__What you will do__: Write out the data exactly from its first line onward, ending with the line in which "Stage 3: Call" appears.

[Available data]

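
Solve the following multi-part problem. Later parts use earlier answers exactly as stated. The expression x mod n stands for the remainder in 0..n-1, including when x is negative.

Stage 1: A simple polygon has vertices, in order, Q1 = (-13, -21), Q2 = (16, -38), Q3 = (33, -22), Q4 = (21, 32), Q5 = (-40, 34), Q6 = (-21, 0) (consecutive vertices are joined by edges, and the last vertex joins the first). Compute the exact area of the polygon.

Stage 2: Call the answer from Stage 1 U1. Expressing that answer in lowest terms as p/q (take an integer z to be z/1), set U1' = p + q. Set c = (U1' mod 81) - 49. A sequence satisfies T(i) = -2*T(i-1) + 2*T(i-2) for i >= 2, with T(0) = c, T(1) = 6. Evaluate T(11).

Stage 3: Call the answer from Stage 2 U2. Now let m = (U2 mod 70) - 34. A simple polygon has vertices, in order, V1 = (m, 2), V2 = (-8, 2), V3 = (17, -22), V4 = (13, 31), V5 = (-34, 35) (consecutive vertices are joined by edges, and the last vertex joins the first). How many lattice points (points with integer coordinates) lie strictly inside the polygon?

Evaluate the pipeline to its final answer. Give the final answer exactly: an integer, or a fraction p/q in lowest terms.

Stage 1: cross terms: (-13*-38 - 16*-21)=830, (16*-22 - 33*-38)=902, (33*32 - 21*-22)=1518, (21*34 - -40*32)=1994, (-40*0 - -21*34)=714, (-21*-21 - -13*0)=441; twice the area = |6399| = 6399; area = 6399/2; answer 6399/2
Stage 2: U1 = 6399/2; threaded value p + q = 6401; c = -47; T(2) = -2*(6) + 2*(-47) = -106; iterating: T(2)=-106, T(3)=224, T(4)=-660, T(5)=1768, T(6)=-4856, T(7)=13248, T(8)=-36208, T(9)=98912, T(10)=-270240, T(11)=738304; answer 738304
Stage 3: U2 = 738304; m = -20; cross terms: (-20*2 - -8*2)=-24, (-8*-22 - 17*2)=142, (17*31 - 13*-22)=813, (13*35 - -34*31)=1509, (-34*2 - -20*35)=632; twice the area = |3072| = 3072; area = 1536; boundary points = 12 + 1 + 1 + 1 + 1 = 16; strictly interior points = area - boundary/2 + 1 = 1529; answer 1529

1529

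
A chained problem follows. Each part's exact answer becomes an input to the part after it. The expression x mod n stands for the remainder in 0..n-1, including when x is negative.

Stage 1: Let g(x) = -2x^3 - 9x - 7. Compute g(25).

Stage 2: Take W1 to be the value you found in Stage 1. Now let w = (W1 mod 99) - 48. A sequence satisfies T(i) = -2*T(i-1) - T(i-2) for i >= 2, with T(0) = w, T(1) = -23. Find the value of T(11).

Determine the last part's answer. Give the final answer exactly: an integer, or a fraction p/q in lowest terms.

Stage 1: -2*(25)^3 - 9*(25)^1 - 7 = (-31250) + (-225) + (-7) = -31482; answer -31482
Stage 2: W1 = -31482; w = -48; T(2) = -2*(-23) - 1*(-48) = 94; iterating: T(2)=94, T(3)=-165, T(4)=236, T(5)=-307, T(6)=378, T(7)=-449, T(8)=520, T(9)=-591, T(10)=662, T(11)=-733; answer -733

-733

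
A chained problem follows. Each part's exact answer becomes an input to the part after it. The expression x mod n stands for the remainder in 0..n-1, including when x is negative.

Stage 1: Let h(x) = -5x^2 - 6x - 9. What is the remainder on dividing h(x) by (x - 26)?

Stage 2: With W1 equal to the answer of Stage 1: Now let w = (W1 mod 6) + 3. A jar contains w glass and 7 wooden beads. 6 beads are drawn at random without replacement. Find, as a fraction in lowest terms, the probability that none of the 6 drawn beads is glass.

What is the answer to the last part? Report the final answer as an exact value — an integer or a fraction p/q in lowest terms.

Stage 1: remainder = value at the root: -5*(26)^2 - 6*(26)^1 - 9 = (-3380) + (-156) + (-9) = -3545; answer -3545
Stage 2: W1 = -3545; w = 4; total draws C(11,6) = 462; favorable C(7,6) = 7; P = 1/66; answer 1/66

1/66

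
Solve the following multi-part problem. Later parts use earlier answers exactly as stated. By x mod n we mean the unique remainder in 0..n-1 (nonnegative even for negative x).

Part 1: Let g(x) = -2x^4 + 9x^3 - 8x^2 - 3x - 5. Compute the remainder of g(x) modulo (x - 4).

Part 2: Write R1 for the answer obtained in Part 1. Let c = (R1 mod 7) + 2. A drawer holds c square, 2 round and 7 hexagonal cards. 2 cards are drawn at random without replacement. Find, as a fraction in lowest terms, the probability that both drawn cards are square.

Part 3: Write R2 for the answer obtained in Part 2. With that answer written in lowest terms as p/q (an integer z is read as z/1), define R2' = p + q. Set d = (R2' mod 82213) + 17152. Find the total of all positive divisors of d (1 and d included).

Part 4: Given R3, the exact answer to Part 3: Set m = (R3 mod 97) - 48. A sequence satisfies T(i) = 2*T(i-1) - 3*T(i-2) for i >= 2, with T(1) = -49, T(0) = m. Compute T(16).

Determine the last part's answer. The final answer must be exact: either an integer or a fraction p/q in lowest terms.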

[/Available data]

__Answer__:
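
Solve the following multi-part problem. Later parts use earlier answers exactly as stated. The expression x mod n stands for the remainder in 0..n-1, including when x is negative.

Stage 1: A simple polygon has vertices, in order, Q1 = (-13, -21), Q2 = (16, -38), Q3 = (33, -22), Q4 = (21, 32), Q5 = (-40, 34), Q6 = (-21, 0) (consecutive vertices are joined by edges, and the last vertex joins the first). Compute the exact area of the polygon.

Stage 2: Call the answer from Stage 1 U1. Expressing that answer in lowest terms as p/q (take an integer z to be z/1), set U1' = p + q. Set c = (U1' mod 81) - 49. A sequence satisfies T(i) = -2*T(i-1) + 2*T(i-2) for i >= 2, with T(0) = c, T(1) = 6. Evaluate T(11).

Stage 3: Call the answer from Stage 2 U2. Now let m = (U2 mod 70) - 34. A simple polygon has vertices, in order, V1 = (m, 2), V2 = (-8, 2), V3 = (17, -22), V4 = (13, 31), V5 = (-34, 35) (consecutive vertices are joined by edges, and the last vertex joins the first). How many lattice points (points with integer coordinates) lie strictly inside the polygon?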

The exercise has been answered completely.